• [To do] Repeat every entry below exactly as given.

• [Data for this exercise]
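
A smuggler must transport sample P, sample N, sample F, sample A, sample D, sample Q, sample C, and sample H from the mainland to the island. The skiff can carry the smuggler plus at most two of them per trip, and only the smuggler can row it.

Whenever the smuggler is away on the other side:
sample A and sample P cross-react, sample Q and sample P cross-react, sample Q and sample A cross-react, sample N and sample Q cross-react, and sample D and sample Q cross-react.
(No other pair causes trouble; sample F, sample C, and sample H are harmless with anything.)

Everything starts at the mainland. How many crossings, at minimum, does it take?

Counting alone: the smuggler can take at most 2 across per trip to the island, so moving all 8 needs at least 4 loaded trips out, with a return between consecutive ones — at least 7 crossings.
The safety rule pushes this higher. Following every safe sequence of crossings, the most of the 8 that can be at the island as the skiff arrives there on crossings 7, 9, 11 is 5, 6, 7 respectively — never all 8.
So no plan with fewer than 13 crossings exists, and this one achieves 13:
1. Smuggler goes to the island with sample P and sample Q.  [the mainland: sample A, sample C, sample D, sample F, sample H, sample N | the island: sample P, sample Q]
2. Smuggler goes back to the mainland with sample P.  [the mainland: sample A, sample C, sample D, sample F, sample H, sample N, sample P | the island: sample Q]
3. Smuggler goes to the island with sample N and sample P.  [the mainland: sample A, sample C, sample D, sample F, sample H | the island: sample N, sample P, sample Q]
4. Smuggler goes back to the mainland with sample Q.  [the mainland: sample A, sample C, sample D, sample F, sample H, sample Q | the island: sample N, sample P]
5. Smuggler goes to the island with sample F and sample Q.  [the mainland: sample A, sample C, sample D, sample H | the island: sample F, sample N, sample P, sample Q]
6. Smuggler goes back to the mainland with sample Q.  [the mainland: sample A, sample C, sample D, sample H, sample Q | the island: sample F, sample N, sample P]
7. Smuggler goes to the island with sample A and sample D.  [the mainland: sample C, sample H, sample Q | the island: sample A, sample D, sample F, sample N, sample P]
8. Smuggler goes back to the mainland with sample P.  [the mainland: sample C, sample H, sample P, sample Q | the island: sample A, sample D, sample F, sample N]
9. Smuggler goes to the island with sample C and sample P.  [the mainland: sample H, sample Q | the island: sample A, sample C, sample D, sample F, sample N, sample P]
10. Smuggler goes back to the mainland with sample P.  [the mainland: sample H, sample P, sample Q | the island: sample A, sample C, sample D, sample F, sample N]
11. Smuggler goes to the island with sample H and sample P.  [the mainland: sample Q | the island: sample A, sample C, sample D, sample F, sample H, sample N, sample P]
12. Smuggler goes back to the mainland with sample P.  [the mainland: sample P, sample Q | the island: sample A, sample C, sample D, sample F, sample H, sample N]
13. Smuggler goes to the island with sample P and sample Q.  [the mainland: — | the island: sample A, sample C, sample D, sample F, sample H, sample N, sample P, sample Q]

13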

• [Answer box]
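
A smuggler must transport sample P, sample N, sample F, sample A, sample D, sample Q, sample C, and sample H from the mainland to the island. The skiff can carry the smuggler plus at most two of them per trip, and only the smuggler can row it.

Whenever the smuggler is away on the other side:
sample A and sample P cross-react, sample Q and sample P cross-react, sample Q and sample A cross-react, sample N and sample Q cross-react, and sample D and sample Q cross-react.
(No other pair causes trouble; sample F, sample C, and sample H are harmless with anything.)

Everything starts at the mainland. How many crossings, at minimum, does it take?

Counting alone: the smuggler can take at most 2 across per trip to the island, so moving all 8 needs at least 4 loaded trips out, with a return between consecutive ones — at least 7 crossings.
The safety rule pushes this higher. Following every safe sequence of crossings, the most of the 8 that can be at the island as the skiff arrives there on crossings 7, 9, 11 is 5, 6, 7 respectively — never all 8.
So no plan with fewer than 13 crossings exists, and this one achieves 13:
1. Smuggler goes to the island with sample P and sample Q.  [the mainland: sample A, sample C, sample D, sample F, sample H, sample N | the island: sample P, sample Q]
2. Smuggler goes back to the mainland with sample P.  [the mainland: sample A, sample C, sample D, sample F, sample H, sample N, sample P | the island: sample Q]
3. Smuggler goes to the island with sample N and sample P.  [the mainland: sample A, sample C, sample D, sample F, sample H | the island: sample N, sample P, sample Q]
4. Smuggler goes back to the mainland with sample Q.  [the mainland: sample A, sample C, sample D, sample F, sample H, sample Q | the island: sample N, sample P]
5. Smuggler goes to the island with sample F and sample Q.  [the mainland: sample A, sample C, sample D, sample H | the island: sample F, sample N, sample P, sample Q]
6. Smuggler goes back to the mainland with sample Q.  [the mainland: sample A, sample C, sample D, sample H, sample Q | the island: sample F, sample N, sample P]
7. Smuggler goes to the island with sample A and sample D.  [the mainland: sample C, sample H, sample Q | the island: sample A, sample D, sample F, sample N, sample P]
8. Smuggler goes back to the mainland with sample P.  [the mainland: sample C, sample H, sample P, sample Q | the island: sample A, sample D, sample F, sample N]
9. Smuggler goes to the island with sample C and sample P.  [the mainland: sample H, sample Q | the island: sample A, sample C, sample D, sample F, sample N, sample P]
10. Smuggler goes back to the mainland with sample P.  [the mainland: sample H, sample P, sample Q | the island: sample A, sample C, sample D, sample F, sample N]
11. Smuggler goes to the island with sample H and sample P.  [the mainland: sample Q | the island: sample A, sample C, sample D, sample F, sample H, sample N, sample P]
12. Smuggler goes back to the mainland with sample P.  [the mainland: sample P, sample Q | the island: sample A, sample C, sample D, sample F, sample H, sample N]
13. Smuggler goes to the island with sample P and sample Q.  [the mainland: — | the island: sample A, sample C, sample D, sample F, sample H, sample N, sample P, sample Q]

13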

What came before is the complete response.